Recorded data
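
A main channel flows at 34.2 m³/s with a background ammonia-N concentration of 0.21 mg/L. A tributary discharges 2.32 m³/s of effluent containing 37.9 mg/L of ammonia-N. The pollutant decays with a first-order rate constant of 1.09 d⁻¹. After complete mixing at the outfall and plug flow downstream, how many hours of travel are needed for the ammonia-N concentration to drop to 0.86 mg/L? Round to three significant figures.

Mixed concentration C = ΣQC/ΣQ = (34.20·0.2100 + 2.320·37.90) / 36.52 = 95.11/36.52 = 2.604 mg/L.
2.604·exp(−k·t) = 0.86 → t = ln(2.604/0.86)/k = 87830 s = 24.40 h.

24.4 h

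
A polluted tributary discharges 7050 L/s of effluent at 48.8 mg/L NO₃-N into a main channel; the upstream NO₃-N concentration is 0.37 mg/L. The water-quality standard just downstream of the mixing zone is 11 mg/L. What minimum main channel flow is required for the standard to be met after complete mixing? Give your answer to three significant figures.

Set C_mix = 11: (Q·0.3700 + 7050·48.80) / (Q + 7050) = 11
→ Q = 7050·(48.80 − 11)/(11 − 0.3700) = 25070 L/s.

25100 L/s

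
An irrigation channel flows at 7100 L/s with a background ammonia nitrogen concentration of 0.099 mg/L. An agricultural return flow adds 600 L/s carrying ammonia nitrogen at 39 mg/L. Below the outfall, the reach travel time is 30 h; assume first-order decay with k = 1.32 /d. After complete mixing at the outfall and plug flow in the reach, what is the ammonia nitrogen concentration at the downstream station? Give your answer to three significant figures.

Conservation of mass: C = (7100·0.09900 + 600.0·39.00) / 7700 = 24100/7700 = 3.130 mg/L.
Decay over the reach: 3.130·exp(−kt) = 3.130·0.1920 = 0.6012 mg/L.

0.601 mg/L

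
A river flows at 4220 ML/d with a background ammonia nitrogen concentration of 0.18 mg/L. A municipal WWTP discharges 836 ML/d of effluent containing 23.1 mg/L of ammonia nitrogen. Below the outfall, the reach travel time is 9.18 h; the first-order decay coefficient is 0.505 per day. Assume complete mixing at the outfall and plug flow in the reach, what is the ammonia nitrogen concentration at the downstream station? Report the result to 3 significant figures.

Mass balance: C = (4220·0.1800 + 836.0·23.10) / 5056 = 20070/5056 = 3.970 mg/L.
Decay over the reach: 3.970·exp(−kt) = 3.970·0.8243 = 3.272 mg/L.

3.27 mg/L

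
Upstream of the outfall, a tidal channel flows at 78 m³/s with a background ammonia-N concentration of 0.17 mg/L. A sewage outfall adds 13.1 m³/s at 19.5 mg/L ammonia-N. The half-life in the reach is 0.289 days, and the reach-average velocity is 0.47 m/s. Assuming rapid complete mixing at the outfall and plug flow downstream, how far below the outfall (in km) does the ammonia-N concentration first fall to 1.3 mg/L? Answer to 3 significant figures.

13.9 km

Flow-weighted average: C = (78.00·0.1700 + 13.10·19.50) / 91.10 = 268.7/91.10 = 2.950 mg/L.
Half-life 0.289 d → k = ln 2 / 0.289 = 2.398 d⁻¹.
Set 2.950·exp(−k·t) = 1.3 → t = ln(2.950/1.3)/k = 29510 s = 8.198 h.
Distance = v·t = 0.47·29510 = 13870 m = 13.87 km.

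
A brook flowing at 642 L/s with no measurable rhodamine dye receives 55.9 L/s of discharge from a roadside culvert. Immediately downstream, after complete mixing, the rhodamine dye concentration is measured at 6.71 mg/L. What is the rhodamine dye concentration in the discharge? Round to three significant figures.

83.8 mg/L

Mass balance: 642.0·0 + 55.90·Cₑ = 697.9·6.710
→ Cₑ = (697.9·6.710 − 642.0·0) / 55.90 = 83.77 mg/L.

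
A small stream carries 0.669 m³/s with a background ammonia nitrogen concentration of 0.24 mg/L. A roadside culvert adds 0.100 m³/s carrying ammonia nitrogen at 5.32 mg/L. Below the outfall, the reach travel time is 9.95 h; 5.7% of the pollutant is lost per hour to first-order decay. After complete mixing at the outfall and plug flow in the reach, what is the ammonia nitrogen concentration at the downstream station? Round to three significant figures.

Conservation of mass: C = (0.6690·0.2400 + 0.1000·5.320) / 0.7690 = 0.6926/0.7690 = 0.9006 mg/L.
5.7%/h lost → k = −ln(1 − 0.057) = 0.05869 h⁻¹.
Applying C = C₀e^(−kt): 0.9006 × 0.5577 = 0.5023 mg/L.

0.502 mg/L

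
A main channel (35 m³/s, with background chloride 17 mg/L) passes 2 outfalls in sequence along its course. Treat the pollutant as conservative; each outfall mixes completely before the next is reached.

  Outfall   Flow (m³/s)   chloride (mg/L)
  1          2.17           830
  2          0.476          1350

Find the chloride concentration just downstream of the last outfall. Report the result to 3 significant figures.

After outfall 1: Q = 35.00 + 2.170 = 37.17 m³/s; C = (35.00·17.00 + 2.170·830.0)/37.17 = 64.46 mg/L.
After outfall 2: Q = 37.17 + 0.4760 = 37.65 m³/s; C = (37.17·64.46 + 0.4760·1350)/37.65 = 80.72 mg/L.

80.7 mg/L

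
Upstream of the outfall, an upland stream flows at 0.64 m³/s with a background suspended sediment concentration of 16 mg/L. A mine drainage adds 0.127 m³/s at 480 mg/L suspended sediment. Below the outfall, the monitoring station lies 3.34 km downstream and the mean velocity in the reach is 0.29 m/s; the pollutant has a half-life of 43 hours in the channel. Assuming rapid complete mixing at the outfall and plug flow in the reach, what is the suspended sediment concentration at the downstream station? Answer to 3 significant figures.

Mixed concentration C = ΣQC/ΣQ = (0.6400·16.00 + 0.1270·480.0) / 0.7670 = 71.20/0.7670 = 92.83 mg/L.
Travel time t = 3.34·1000 / 0.29 = 11520 s = 3.199 h.
Half-life 43 h → k = ln 2 / 43 = 0.01612 h⁻¹ = 0.3869 d⁻¹.
Decay over the reach: 92.83·exp(−kt) = 92.83·0.9497 = 88.16 mg/L.

88.2 mg/L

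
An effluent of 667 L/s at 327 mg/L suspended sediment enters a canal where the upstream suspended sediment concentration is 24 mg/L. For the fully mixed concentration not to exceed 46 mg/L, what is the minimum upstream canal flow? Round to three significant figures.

8520 L/s

Set C_mix = 46: (Q·24.00 + 667.0·327.0) / (Q + 667.0) = 46
→ Q = 667.0·(327.0 − 46)/(46 − 24.00) = 8519 L/s.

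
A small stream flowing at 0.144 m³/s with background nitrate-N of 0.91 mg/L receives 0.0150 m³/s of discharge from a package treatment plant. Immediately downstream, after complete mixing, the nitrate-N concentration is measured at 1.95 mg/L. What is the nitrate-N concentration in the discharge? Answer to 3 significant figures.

Mass balance: 0.1440·0.9100 + 0.01500·Cₑ = 0.1590·1.950
→ Cₑ = (0.1590·1.950 − 0.1440·0.9100) / 0.01500 = 11.93 mg/L.

11.9 mg/L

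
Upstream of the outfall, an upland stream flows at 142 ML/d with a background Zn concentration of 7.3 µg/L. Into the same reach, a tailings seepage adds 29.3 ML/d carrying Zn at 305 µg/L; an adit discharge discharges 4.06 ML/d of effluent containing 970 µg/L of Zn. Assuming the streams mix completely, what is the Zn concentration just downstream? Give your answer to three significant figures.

Mixed concentration C = ΣQC/ΣQ = (142.0·7.300 + 29.30·305.0 + 4.060·970.0) / 175.4 = 13910/175.4 = 79.33 µg/L.

79.3 µg/L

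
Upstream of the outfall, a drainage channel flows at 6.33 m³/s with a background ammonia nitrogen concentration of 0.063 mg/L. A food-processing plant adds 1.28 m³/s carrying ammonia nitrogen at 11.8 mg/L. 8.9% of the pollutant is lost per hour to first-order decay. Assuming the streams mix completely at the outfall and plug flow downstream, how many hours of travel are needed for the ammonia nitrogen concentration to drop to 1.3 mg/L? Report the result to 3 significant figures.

Mass balance: C = (6.330·0.06300 + 1.280·11.80) / 7.610 = 15.50/7.610 = 2.037 mg/L.
8.9%/h lost → k = −ln(1 − 0.089) = 0.09321 h⁻¹.
2.037·exp(−k·t) = 1.3 → t = ln(2.037/1.3)/k = 17350 s = 4.819 h.

4.82 h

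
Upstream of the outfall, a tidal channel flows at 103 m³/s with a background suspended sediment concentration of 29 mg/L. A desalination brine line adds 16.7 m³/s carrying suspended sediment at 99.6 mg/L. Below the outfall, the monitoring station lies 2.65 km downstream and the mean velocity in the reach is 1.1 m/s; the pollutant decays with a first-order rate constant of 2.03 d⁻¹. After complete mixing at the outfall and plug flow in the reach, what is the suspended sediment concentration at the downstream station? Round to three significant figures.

Mixed concentration C = ΣQC/ΣQ = (103.0·29.00 + 16.70·99.60) / 119.7 = 4650/119.7 = 38.85 mg/L.
Travel time t = 2.65·1000 / 1.1 = 2409 s = 0.6692 h.
First-order decay: C = 38.85·exp(−k·t) = 38.85·0.9450 = 36.71 mg/L.

36.7 mg/L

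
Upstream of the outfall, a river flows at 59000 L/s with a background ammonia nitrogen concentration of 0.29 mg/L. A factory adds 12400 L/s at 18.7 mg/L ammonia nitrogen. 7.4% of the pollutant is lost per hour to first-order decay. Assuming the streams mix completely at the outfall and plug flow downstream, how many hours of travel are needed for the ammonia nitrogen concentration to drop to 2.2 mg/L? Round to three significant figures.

Mixed concentration C = ΣQC/ΣQ = (59000·0.2900 + 12400·18.70) / 71400 = 249000/71400 = 3.487 mg/L.
7.4%/h lost → k = −ln(1 − 0.074) = 0.07688 h⁻¹.
3.487·exp(−k·t) = 2.2 → t = ln(3.487/2.2)/k = 21570 s = 5.992 h.

5.99 h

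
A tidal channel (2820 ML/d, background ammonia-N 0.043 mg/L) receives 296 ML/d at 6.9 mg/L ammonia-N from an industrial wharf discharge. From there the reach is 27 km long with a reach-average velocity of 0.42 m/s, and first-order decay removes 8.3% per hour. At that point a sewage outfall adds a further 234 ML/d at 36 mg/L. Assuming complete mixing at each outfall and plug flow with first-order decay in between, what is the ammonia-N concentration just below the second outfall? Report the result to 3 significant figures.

2.65 mg/L

Mass balance: C = (2820·0.04300 + 296.0·6.900) / 3116 = 2164/3116 = 0.6944 mg/L; combined flow 3116 ML/d.
Travel time t = 27·1000 / 0.42 = 64290 s = 17.86 h.
8.3%/h lost → k = −ln(1 − 0.083) = 0.08665 h⁻¹.
First-order decay: C = 0.6944·exp(−k·t) = 0.6944·0.2128 = 0.1478 mg/L.
At the second outfall, C = (3116·0.1478 + 234.0·36.00) / (3116 + 234.0) = 2.652 mg/L.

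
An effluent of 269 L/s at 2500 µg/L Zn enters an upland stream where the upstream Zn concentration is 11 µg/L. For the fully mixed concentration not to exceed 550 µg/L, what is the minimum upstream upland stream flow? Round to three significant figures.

Set C_mix = 550: (Q·11.00 + 269.0·2500) / (Q + 269.0) = 550
→ Q = 269.0·(2500 − 550)/(550 − 11.00) = 973.2 L/s.

973 L/s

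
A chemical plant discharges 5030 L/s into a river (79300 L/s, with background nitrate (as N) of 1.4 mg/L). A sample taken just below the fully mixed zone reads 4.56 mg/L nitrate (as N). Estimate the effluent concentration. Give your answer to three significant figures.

54.4 mg/L

Mass balance: 79300·1.400 + 5030·Cₑ = 84330·4.560
→ Cₑ = (84330·4.560 − 79300·1.400) / 5030 = 54.38 mg/L.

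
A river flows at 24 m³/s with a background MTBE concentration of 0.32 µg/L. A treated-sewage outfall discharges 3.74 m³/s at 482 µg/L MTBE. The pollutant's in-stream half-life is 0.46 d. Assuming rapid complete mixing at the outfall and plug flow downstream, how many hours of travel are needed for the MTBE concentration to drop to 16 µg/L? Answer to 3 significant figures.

22.4 h

Mixed concentration C = ΣQC/ΣQ = (24.00·0.3200 + 3.740·482.0) / 27.74 = 1810/27.74 = 65.26 µg/L.
Half-life 0.46 d → k = ln 2 / 0.46 = 1.507 d⁻¹.
65.26·exp(−k·t) = 16 → t = ln(65.26/16)/k = 80610 s = 22.39 h.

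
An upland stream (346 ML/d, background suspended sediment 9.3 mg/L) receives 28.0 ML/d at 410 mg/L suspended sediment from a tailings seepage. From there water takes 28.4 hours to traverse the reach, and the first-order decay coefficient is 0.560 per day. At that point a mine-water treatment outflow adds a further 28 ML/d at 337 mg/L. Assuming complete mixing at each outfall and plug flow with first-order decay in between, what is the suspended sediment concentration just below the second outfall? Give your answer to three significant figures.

After mixing, C = (346.0·9.300 + 28.00·410.0) / 374.0 = 14700/374.0 = 39.30 mg/L; combined flow 374.0 ML/d.
Applying C = C₀e^(−kt): 39.30 × 0.5155 = 20.26 mg/L.
Second outfall: C = (374.0·20.26 + 28.00·337.0)/402.0 = 42.32 mg/L.

42.3 mg/L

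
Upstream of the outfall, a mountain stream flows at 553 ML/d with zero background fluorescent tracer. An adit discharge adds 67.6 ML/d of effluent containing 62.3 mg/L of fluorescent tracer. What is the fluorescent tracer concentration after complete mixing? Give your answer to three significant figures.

Mixed concentration C = ΣQC/ΣQ = (553.0·0 + 67.60·62.30) / 620.6 = 4211/620.6 = 6.786 mg/L.

6.79 mg/L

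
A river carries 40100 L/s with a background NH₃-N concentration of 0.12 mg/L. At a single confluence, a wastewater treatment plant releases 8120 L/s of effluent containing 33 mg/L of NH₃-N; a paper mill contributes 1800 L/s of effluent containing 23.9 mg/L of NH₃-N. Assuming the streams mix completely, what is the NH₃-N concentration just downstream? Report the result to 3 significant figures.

6.31 mg/L

After mixing, C = (40100·0.1200 + 8120·33.00 + 1800·23.90) / 50020 = 315800/50020 = 6.313 mg/L.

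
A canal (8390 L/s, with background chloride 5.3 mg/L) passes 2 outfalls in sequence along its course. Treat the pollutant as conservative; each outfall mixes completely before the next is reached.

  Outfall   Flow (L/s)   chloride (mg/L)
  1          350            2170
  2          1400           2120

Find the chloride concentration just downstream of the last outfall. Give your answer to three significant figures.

372 mg/L

After outfall 1: Q = 8390 + 350.0 = 8740 L/s; C = (8390·5.300 + 350.0·2170)/8740 = 91.99 mg/L.
After outfall 2: Q = 8740 + 1400 = 10140 L/s; C = (8740·91.99 + 1400·2120)/10140 = 372.0 mg/L.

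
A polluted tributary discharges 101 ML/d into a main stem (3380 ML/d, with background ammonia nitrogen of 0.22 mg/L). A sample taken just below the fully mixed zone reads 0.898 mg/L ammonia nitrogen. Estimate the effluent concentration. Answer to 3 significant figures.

23.6 mg/L

Mass balance: 3380·0.2200 + 101.0·Cₑ = 3481·0.8980
→ Cₑ = (3481·0.8980 − 3380·0.2200) / 101.0 = 23.59 mg/L.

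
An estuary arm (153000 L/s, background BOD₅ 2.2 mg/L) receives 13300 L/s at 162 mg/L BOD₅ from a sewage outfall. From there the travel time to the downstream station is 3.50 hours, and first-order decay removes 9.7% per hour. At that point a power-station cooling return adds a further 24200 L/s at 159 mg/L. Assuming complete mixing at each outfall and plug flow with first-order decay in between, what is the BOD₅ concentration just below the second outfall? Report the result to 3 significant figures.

29.3 mg/L

After mixing, C = (153000·2.200 + 13300·162.0) / 166300 = 2491000/166300 = 14.98 mg/L; combined flow 166300 L/s.
9.7%/h lost → k = −ln(1 − 0.097) = 0.1020 h⁻¹.
Applying C = C₀e^(−kt): 14.98 × 0.6997 = 10.48 mg/L.
Second outfall: C = (166300·10.48 + 24200·159.0)/190500 = 29.35 mg/L.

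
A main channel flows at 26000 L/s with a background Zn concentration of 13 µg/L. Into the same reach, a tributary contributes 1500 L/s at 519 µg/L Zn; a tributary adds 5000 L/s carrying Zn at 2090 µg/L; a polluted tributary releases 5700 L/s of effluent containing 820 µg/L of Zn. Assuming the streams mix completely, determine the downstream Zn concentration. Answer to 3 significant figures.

425 µg/L

Flow-weighted average: C = (26000·13.00 + 1500·519.0 + 5000·2090 + 5700·820.0) / 38200 = 16240000/38200 = 425.1 µg/L.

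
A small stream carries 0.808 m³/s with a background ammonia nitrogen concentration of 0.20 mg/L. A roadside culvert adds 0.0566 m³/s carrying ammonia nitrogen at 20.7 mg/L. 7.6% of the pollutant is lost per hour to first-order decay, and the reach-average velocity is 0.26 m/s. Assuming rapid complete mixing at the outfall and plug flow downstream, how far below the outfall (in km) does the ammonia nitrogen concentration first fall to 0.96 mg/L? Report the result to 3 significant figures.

5.61 km

Flow-weighted average: C = (0.8080·0.2000 + 0.05660·20.70) / 0.8646 = 1.333/0.8646 = 1.542 mg/L.
7.6%/h lost → k = −ln(1 − 0.076) = 0.07904 h⁻¹.
Set 1.542·exp(−k·t) = 0.96 → t = ln(1.542/0.96)/k = 21580 s = 5.996 h.
Distance = v·t = 0.26·21580 = 5612 m = 5.612 km.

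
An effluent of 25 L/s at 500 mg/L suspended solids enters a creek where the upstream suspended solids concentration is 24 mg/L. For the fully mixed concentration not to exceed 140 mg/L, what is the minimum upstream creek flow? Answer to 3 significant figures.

Set C_mix = 140: (Q·24.00 + 25.00·500.0) / (Q + 25.00) = 140
→ Q = 25.00·(500.0 − 140)/(140 − 24.00) = 77.59 L/s.

77.6 L/s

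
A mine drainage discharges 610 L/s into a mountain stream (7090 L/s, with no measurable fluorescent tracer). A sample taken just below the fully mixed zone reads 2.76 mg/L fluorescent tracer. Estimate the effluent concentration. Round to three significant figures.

Mass balance: 7090·0 + 610.0·Cₑ = 7700·2.760
→ Cₑ = (7700·2.760 − 7090·0) / 610.0 = 34.84 mg/L.

34.8 mg/L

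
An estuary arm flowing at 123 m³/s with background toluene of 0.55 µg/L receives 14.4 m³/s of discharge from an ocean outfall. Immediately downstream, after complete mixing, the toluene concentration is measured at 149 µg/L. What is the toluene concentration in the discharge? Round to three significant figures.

Mass balance: 123.0·0.5500 + 14.40·Cₑ = 137.4·149.0
→ Cₑ = (137.4·149.0 − 123.0·0.5500) / 14.40 = 1417 µg/L.

1420 µg/L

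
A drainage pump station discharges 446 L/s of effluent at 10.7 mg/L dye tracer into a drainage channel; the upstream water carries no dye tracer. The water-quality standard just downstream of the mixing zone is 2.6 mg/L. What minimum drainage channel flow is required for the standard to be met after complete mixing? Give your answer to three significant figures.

1390 L/s

Set C_mix = 2.6: (Q·0 + 446.0·10.70) / (Q + 446.0) = 2.6
→ Q = 446.0·(10.70 − 2.6)/(2.6 − 0) = 1389 L/s.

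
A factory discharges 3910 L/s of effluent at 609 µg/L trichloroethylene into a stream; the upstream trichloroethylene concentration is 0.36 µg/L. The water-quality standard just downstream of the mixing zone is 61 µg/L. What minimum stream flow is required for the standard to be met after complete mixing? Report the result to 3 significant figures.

35300 L/s

Set C_mix = 61: (Q·0.3600 + 3910·609.0) / (Q + 3910) = 61
→ Q = 3910·(609.0 − 61)/(61 − 0.3600) = 35330 L/s.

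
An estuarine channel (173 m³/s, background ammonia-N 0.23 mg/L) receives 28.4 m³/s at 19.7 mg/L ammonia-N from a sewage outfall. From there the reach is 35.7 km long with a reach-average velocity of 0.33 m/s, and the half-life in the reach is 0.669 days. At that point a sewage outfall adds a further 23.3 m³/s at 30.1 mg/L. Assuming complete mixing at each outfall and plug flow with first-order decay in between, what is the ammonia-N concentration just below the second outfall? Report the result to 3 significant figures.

3.85 mg/L

Conservation of mass: C = (173.0·0.2300 + 28.40·19.70) / 201.4 = 599.3/201.4 = 2.976 mg/L; combined flow 201.4 m³/s.
Travel time t = 35.7·1000 / 0.33 = 108200 s = 30.05 h.
Half-life 0.669 d → k = ln 2 / 0.669 = 1.036 d⁻¹.
After decay, C = 2.976 × e^(−kt) = 2.976 × 0.2733 = 0.8131 mg/L.
Second outfall: C = (201.4·0.8131 + 23.30·30.10)/224.7 = 3.850 mg/L.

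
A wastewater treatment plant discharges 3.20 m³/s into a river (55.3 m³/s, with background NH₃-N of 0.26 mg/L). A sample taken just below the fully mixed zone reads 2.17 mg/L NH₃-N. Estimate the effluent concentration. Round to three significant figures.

35.2 mg/L

Mass balance: 55.30·0.2600 + 3.200·Cₑ = 58.50·2.170
→ Cₑ = (58.50·2.170 − 55.30·0.2600) / 3.200 = 35.18 mg/L.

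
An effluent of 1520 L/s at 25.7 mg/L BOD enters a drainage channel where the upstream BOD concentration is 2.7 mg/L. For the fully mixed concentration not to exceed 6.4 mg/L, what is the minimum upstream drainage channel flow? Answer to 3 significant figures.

7930 L/s

Set C_mix = 6.4: (Q·2.700 + 1520·25.70) / (Q + 1520) = 6.4
→ Q = 1520·(25.70 − 6.4)/(6.4 − 2.700) = 7929 L/s.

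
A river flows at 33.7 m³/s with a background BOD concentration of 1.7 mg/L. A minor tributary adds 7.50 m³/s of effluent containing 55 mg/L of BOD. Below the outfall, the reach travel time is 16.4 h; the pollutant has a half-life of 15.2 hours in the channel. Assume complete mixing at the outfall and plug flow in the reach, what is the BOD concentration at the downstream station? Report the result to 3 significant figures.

5.40 mg/L

Flow-weighted average: C = (33.70·1.700 + 7.500·55.00) / 41.20 = 469.8/41.20 = 11.40 mg/L.
Half-life 15.2 h → k = ln 2 / 15.2 = 0.04560 h⁻¹ = 1.094 d⁻¹.
Decay over the reach: 11.40·exp(−kt) = 11.40·0.4734 = 5.398 mg/L.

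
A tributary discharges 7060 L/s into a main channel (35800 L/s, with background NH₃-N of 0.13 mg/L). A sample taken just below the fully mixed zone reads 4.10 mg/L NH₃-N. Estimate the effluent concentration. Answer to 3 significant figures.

Mass balance: 35800·0.1300 + 7060·Cₑ = 42860·4.100
→ Cₑ = (42860·4.100 − 35800·0.1300) / 7060 = 24.23 mg/L.

24.2 mg/L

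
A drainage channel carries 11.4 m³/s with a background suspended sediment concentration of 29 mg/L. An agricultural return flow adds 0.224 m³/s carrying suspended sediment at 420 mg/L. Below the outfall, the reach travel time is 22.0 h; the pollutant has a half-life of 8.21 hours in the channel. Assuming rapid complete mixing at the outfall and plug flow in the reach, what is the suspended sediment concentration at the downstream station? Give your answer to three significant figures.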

> PROBLEM STATEMENT
When a line in the data contains the string "passes", copy that line.

> WRITTEN SOLUTION
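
A main channel (35 m³/s, with background chloride 17 mg/L) passes 2 outfalls in sequence along its course. Treat the pollutant as conservative; each outfall mixes completely before the next is reached.
A canal (8390 L/s, with background chloride 5.3 mg/L) passes 2 outfalls in sequence along its course. Treat the pollutant as conservative; each outfall mixes completely before the next is reached.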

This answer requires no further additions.